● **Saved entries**
========
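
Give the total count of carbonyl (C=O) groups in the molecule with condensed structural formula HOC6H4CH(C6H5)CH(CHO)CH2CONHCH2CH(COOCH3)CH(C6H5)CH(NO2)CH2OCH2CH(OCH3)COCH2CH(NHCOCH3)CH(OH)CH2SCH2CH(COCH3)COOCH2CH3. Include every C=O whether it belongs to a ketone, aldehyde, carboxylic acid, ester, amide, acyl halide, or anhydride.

7

CH(CHO): aldehyde, 1 C=O (running total 1).
CH2CONHCH2: amide, 1 C=O (running total 2).
CH(COOCH3): ester, 1 C=O (running total 3).
CO: ketone, 1 C=O (running total 4).
CH(NHCOCH3): amide, 1 C=O (running total 5).
CH(COCH3): ketone, 1 C=O (running total 6).
COOCH2CH3: ester, 1 C=O (running total 7).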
========
● **Try it**
All of the data above must be set down again exactly.

● **Completed exercise**
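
Give the total count of carbonyl (C=O) groups in the molecule with condensed structural formula HOC6H4CH(C6H5)CH(CHO)CH2CONHCH2CH(COOCH3)CH(C6H5)CH(NO2)CH2OCH2CH(OCH3)COCH2CH(NHCOCH3)CH(OH)CH2SCH2CH(COCH3)COOCH2CH3. Include every C=O whether it belongs to a ketone, aldehyde, carboxylic acid, ester, amide, acyl halide, or anhydride.

7

CH(CHO): aldehyde, 1 C=O (running total 1).
CH2CONHCH2: amide, 1 C=O (running total 2).
CH(COOCH3): ester, 1 C=O (running total 3).
CO: ketone, 1 C=O (running total 4).
CH(NHCOCH3): amide, 1 C=O (running total 5).
CH(COCH3): ketone, 1 C=O (running total 6).
COOCH2CH3: ester, 1 C=O (running total 7).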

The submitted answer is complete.